BEGIN Entries shown

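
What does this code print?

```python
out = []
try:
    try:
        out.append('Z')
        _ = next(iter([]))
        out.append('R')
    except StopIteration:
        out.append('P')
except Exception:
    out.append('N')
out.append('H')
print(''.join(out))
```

Execution trace: 'Z' (inner try body) → 'P' (inner except StopIteration) → 'H' (after the try/except). Output: ZPH

Answer: ZPH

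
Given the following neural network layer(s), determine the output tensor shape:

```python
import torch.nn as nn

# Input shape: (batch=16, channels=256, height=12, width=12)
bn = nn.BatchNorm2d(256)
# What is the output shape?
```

Input: (16, 256, 12, 12) -> Output: (16, 256, 12, 12)

Answer: (16, 256, 12, 12)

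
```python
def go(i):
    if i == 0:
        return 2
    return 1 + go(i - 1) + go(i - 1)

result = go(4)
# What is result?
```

go(i) = 1 + 2·go(i-1), go(0)=2. Closed form: (2+1)·2^4 - 1 = 47.

Answer: 47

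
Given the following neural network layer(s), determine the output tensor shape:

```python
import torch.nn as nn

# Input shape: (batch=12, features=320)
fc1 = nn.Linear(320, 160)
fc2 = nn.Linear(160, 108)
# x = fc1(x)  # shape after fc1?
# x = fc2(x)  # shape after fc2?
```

Input: (12, 320) -> after fc1: (12, 160) -> Output: (12, 108)

Answer: (12, 108)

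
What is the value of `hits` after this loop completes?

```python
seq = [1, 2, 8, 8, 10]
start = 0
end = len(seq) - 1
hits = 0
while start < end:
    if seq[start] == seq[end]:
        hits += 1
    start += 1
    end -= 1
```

Count matching pairs from ends
`hits` takes the values: 0

Answer: 0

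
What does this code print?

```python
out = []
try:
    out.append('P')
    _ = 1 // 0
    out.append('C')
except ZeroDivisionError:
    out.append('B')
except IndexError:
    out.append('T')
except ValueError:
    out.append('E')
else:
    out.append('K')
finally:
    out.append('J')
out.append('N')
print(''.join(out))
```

Execution trace: 'P' (try body) → 'B' (except ZeroDivisionError) → 'J' (finally) → 'N' (after the try/except). Output: PBJN

Answer: PBJN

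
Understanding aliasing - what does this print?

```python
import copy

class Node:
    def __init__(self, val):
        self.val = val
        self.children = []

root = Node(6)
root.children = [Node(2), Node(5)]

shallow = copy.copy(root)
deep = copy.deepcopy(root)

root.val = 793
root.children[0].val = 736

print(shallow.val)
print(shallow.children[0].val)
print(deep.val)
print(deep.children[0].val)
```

Key concept: deep copy with custom objects.
Step by step:
`root = Node(6)` → root = Node(val=6, children=[])
`root.children = [Node(2), Node(5)]` → root = Node(val=6, children=[Node(val=2, children=[]), Node(val=5, children=[])])
`shallow = copy.copy(root)` → shallow = Node(val=6, children=[Node(val=2, children=[]), Node(val=5, children=[])])
`deep = copy.deepcopy(root)` → deep = Node(val=6, children=[Node(val=2, children=[]), Node(val=5, children=[])])
`root.val = 793` → root = Node(val=793, children=[Node(val=2, children=[]), Node(val=5, children=[])])
`root.children[0].val = 736` → root = Node(val=793, children=[Node(val=736, children=[]), Node(val=5, children=[])]); shallow = Node(val=6, children=[Node(val=736, children=[]), Node(val=5, children=[])])
`print(shallow.val)` → prints 6
`print(shallow.children[0].val)` → prints 736
`print(deep.val)` → prints 6
`print(deep.children[0].val)` → prints 2

Answer:
6
736
6
2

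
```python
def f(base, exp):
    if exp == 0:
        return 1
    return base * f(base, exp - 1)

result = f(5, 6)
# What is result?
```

f(5, 6) = 5 * 5 * 5 * 5 * 5 * 5 = 15625

Answer: 15625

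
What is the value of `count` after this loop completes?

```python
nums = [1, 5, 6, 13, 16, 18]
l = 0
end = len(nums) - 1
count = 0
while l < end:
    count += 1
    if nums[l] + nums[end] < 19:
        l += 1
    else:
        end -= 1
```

Steps to find pair summing to 19
`count` takes the values: 0 → 1 → 2 → 3 → 4 → 5

Answer: 5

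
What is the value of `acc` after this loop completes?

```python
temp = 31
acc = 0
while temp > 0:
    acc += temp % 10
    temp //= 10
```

Sum digits of 31
`acc` takes the values: 0 → 1 → 4

Answer: 4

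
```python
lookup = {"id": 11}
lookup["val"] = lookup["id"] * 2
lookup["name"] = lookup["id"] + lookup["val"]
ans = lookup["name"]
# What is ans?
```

Trace:
`lookup = {"id": 11}` → lookup = {'id': 11}
`lookup["val"] = lookup["id"] * 2` → lookup = {'id': 11, 'val': 22}
`lookup["name"] = lookup["id"] + lookup["val"]` → lookup = {'id': 11, 'val': 22, 'name': 33}
`ans = lookup["name"]` → ans = 33
So ans = 33

Answer: 33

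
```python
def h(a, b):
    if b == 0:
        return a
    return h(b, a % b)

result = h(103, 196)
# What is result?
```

h(103, 196) -> h(196, 103) -> h(103, 93) -> h(93, 10) -> h(10, 3) -> h(3, 1) -> h(1, 0) -> 1

Answer: 1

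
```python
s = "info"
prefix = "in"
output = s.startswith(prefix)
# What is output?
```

Trace:
`s = "info"` → s = 'info'
`prefix = "in"` → prefix = 'in'
`output = s.startswith(prefix)` → output = True
So output = True

Answer: True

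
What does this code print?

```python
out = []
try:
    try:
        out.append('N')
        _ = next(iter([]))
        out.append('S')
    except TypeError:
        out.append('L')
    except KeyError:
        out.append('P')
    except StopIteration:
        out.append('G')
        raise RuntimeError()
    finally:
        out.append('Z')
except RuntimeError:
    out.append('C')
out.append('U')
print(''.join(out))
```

Execution trace: 'N' (inner try body) → 'G' (inner except StopIteration) → 'Z' (inner finally) → 'C' (outer except RuntimeError) → 'U' (after the try/except). Output: NGZCU

Answer: NGZCU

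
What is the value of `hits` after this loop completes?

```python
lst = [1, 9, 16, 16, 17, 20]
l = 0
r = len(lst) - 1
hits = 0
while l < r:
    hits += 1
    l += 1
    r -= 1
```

Iterations until pointers meet (list length 6)
`hits` takes the values: 0 → 1 → 2 → 3

Answer: 3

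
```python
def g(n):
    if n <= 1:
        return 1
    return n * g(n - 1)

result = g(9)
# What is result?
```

g(9) = 9 * 8 * 7 * 6 * 5 * 4 * 3 * 2 * 1 = 362880

Answer: 362880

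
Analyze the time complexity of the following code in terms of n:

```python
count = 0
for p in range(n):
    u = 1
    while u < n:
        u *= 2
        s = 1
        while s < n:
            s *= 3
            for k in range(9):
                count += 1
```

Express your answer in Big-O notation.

Each loop level contributes: n × log n × log n × 1. Multiplying the contributions gives O(n log² n).

Answer: O(n log² n)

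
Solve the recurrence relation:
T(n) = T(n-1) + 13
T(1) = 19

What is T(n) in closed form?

Unrolling: T(n) = T(1) + 13·(n-1) = 19 + 13(n-1) = 13n + 6.

Answer: T(n) = 13n + 6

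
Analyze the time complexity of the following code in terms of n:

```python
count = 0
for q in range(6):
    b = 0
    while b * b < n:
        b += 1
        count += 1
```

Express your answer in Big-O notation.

Each loop level contributes: 1 × √n. Multiplying the contributions gives O(√n).

Answer: O(√n)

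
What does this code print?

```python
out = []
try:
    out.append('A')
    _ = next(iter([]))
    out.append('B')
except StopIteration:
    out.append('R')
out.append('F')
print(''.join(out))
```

Execution trace: 'A' (try body) → 'R' (except StopIteration) → 'F' (after the try/except). Output: ARF

Answer: ARF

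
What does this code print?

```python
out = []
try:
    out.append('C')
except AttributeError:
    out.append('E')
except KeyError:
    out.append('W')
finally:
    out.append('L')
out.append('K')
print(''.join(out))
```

Execution trace: 'C' (try body, no exception) → 'L' (finally) → 'K' (after the try/except). Output: CLK

Answer: CLK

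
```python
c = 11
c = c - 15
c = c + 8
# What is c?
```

Trace:
`c = 11` → c = 11
`c = c - 15` → c = -4
`c = c + 8` → c = 4
So c = 4

Answer: 4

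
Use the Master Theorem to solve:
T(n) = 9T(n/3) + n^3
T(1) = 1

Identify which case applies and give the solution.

a=9, b=3, f(n)=n^3. log_3(9) = 2. Since c=3 > 2 and the regularity condition holds (9(n/3)^3 = (9/3^3)n^3 with 9/3^3 < 1), Case 3 applies: T(n) = Θ(f(n)) = O(n^3).

Answer: O(n^3) - Case 3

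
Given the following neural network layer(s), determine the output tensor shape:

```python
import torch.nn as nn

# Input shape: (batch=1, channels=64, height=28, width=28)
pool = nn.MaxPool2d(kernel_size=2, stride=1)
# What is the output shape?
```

Input: (1, 64, 28, 28) -> Output: (1, 64, 27, 27)

Answer: (1, 64, 27, 27)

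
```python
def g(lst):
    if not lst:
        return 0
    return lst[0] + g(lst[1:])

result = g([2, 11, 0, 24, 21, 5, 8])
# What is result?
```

2 + 11 + 0 + 24 + 21 + 5 + 8 + 0 = 71

Answer: 71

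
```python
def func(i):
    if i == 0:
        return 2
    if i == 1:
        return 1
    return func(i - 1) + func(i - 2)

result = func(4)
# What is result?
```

Build up from base cases: func(0)=2, func(1)=1, func(2)=3, func(3)=4, func(4)=7

Answer: 7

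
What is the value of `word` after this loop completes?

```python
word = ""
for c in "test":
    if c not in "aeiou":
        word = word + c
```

Remove vowels from 'test'
`word` takes the values: "" → "t" → "ts" → "tst"

Answer: "tst"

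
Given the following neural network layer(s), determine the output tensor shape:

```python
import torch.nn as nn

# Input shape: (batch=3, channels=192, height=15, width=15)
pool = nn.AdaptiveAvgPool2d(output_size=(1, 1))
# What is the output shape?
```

Input: (3, 192, 15, 15) -> Output: (3, 192, 1, 1)

Answer: (3, 192, 1, 1)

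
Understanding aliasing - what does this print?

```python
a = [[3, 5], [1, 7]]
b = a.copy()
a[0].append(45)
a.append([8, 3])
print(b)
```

Key concept: shallow copy with nested lists.
Step by step:
`a = [[3, 5], [1, 7]]` → a = [[3, 5], [1, 7]]
`b = a.copy()` → b = [[3, 5], [1, 7]]
`a[0].append(45)` → a = [[3, 5, 45], [1, 7]]; b = [[3, 5, 45], [1, 7]]
`a.append([8, 3])` → a = [[3, 5, 45], [1, 7], [8, 3]]
`print(b)` → prints [[3, 5, 45], [1, 7]]

Answer: [[3, 5, 45], [1, 7]]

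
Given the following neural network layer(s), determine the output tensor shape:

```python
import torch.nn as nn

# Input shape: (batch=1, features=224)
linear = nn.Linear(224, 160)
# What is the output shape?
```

Input: (1, 224) -> Output: (1, 160)

Answer: (1, 160)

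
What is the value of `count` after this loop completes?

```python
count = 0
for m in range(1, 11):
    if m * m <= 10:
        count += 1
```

Count numbers where m² ≤ 10
`count` takes the values: 0 → 1 → 2 → 3

Answer: 3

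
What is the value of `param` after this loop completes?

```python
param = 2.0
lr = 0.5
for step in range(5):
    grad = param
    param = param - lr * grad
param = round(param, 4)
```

Gradient descent: w = 2.0 * (1 - 0.5)^5
`param` takes the values: 2.0 → 1.0 → 0.5 → 0.25 → 0.125 → 0.0625

Answer: 0.0625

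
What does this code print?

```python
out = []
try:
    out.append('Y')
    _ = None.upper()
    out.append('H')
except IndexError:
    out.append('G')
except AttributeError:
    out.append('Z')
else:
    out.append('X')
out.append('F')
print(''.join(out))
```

Execution trace: 'Y' (try body) → 'Z' (except AttributeError) → 'F' (after the try/except). Output: YZF

Answer: YZF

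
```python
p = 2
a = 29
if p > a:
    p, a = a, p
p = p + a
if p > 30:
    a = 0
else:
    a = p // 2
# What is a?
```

Trace:
`p = 2` → p = 2
`a = 29` → a = 29
`if p > a: ...` → p > a is False → no variable changes
`p = p + a` → p = 31
`if p > 30: ...` → p > 30 is True → a = 0
So a = 0

Answer: 0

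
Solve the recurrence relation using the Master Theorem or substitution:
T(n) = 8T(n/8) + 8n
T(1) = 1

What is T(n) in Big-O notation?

By Master Theorem: a=8, b=8, f(n)=8n. Since log_8(8) = 1 and f(n) = Θ(n^1), Case 2 applies. T(n) = O(n log n).

Answer: O(n log n)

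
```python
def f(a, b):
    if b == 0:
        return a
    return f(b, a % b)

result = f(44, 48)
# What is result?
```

f(44, 48) -> f(48, 44) -> f(44, 4) -> f(4, 0) -> 4

Answer: 4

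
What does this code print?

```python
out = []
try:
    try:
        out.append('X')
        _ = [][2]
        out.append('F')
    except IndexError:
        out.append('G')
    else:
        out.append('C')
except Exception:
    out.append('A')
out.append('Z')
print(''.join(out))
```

Execution trace: 'X' (inner try body) → 'G' (inner except IndexError) → 'Z' (after the try/except). Output: XGZ

Answer: XGZ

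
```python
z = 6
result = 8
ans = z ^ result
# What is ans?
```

Trace:
`z = 6` → z = 6
`result = 8` → result = 8
`ans = z ^ result` → ans = 14
So ans = 14

Answer: 14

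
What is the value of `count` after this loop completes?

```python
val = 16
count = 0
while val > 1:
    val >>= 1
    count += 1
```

Count right shifts until 1
`count` takes the values: 0 → 1 → 2 → 3 → 4

Answer: 4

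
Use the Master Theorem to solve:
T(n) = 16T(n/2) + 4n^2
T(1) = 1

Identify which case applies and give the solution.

a=16, b=2, f(n)=4n^2. log_2(16) = 4. Since c=2 < 4, Case 1 applies: T(n) = Θ(n^log_b(a)) = O(n^4).

Answer: O(n^4) - Case 1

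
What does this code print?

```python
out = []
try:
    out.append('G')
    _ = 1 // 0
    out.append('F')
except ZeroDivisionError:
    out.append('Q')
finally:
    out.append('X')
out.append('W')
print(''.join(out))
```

Execution trace: 'G' (try body) → 'Q' (except ZeroDivisionError) → 'X' (finally) → 'W' (after the try/except). Output: GQXW

Answer: GQXW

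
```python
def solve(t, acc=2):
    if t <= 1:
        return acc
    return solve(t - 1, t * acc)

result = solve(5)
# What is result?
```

Accumulator trace (n, acc): (5, 2) -> (4, 10) -> (3, 40) -> (2, 120) -> (1, 240) -> return 240

Answer: 240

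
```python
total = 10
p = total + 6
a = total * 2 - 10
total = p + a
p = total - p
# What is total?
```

Trace:
`total = 10` → total = 10
`p = total + 6` → p = 16
`a = total * 2 - 10` → a = 10
`total = p + a` → total = 26
`p = total - p` → p = 10
So total = 26

Answer: 26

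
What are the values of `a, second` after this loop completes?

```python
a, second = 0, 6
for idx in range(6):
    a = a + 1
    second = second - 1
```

a goes 0→6, second goes 6→0
`a, second` takes the values: (0, 6) → (1, 6) → (1, 5) → (2, 5) → (2, 4) → (3, 4) → (3, 3) → (4, 3) → (4, 2) → (5, 2) → (5, 1) → (6, 1) → (6, 0)

Answer: 6, 0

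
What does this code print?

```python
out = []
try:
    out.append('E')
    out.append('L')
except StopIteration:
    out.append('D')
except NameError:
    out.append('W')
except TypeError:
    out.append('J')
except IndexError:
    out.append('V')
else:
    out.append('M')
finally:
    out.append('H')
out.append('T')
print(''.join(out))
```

Execution trace: 'E' (try body) → 'L' (try body, no exception) → 'M' (else) → 'H' (finally) → 'T' (after the try/except). Output: ELMHT

Answer: ELMHT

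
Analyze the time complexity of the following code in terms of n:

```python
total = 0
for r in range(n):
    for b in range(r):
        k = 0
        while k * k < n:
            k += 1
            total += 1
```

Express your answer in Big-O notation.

Each loop level contributes: n × n × √n. Multiplying the contributions gives O(n^2√n).

Answer: O(n^2√n)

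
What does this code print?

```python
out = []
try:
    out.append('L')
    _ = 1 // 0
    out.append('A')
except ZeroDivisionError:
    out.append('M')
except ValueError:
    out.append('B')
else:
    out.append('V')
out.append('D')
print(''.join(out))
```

Execution trace: 'L' (try body) → 'M' (except ZeroDivisionError) → 'D' (after the try/except). Output: LMD

Answer: LMD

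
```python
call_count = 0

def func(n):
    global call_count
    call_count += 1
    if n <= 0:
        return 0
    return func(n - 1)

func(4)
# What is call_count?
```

Linear recursion stepping by 1: 5 calls from n=4 down to ≤0.

Answer: 5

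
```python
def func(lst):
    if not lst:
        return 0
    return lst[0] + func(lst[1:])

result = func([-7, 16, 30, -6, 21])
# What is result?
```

(-7) + 16 + 30 + (-6) + 21 + 0 = 54

Answer: 54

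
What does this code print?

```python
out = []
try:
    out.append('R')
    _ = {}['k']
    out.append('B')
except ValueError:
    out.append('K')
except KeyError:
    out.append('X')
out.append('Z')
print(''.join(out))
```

Execution trace: 'R' (try body) → 'X' (except KeyError) → 'Z' (after the try/except). Output: RXZ

Answer: RXZ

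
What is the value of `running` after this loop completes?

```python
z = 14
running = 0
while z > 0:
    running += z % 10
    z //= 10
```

Sum digits of 14
`running` takes the values: 0 → 4 → 5

Answer: 5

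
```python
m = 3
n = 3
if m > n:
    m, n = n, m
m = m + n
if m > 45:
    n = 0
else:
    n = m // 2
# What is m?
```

Trace:
`m = 3` → m = 3
`n = 3` → n = 3
`if m > n: ...` → m > n is False → no variable changes
`m = m + n` → m = 6
`if m > 45: ...` → m > 45 is False, take else branch → no variable changes
So m = 6

Answer: 6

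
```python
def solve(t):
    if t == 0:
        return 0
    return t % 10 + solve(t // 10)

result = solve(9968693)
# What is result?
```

Sum of digits of 9968693: 3 + 9 + 6 + 8 + 6 + 9 + 9 = 50

Answer: 50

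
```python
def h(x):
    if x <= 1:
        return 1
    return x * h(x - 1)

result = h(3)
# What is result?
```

h(3) = 3 * 2 * 1 = 6

Answer: 6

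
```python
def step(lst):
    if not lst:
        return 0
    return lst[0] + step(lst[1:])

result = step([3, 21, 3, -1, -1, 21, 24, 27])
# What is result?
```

3 + 21 + 3 + (-1) + (-1) + 21 + 24 + 27 + 0 = 97

Answer: 97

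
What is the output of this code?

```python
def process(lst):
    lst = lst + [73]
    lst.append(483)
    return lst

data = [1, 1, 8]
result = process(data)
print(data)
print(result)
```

Key concept: rebinding parameter vs mutation.
Step by step:
`data = [1, 1, 8]` → data = [1, 1, 8]
`result = process(data)` → result = [1, 1, 8, 73, 483]
`print(data)` → prints [1, 1, 8]
`print(result)` → prints [1, 1, 8, 73, 483]

Answer:
[1, 1, 8]
[1, 1, 8, 73, 483]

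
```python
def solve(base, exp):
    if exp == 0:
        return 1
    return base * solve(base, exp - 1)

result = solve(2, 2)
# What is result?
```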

END Entries shown

Aim of the exercise — Write out each line above containing "while".

Completed exercise —
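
while start < end:
while l < end:
while temp > 0:
while l < r:
    while u < n:
        while s < n:
    while b * b < n:
while val > 1:
        while k * k < n:
while z > 0: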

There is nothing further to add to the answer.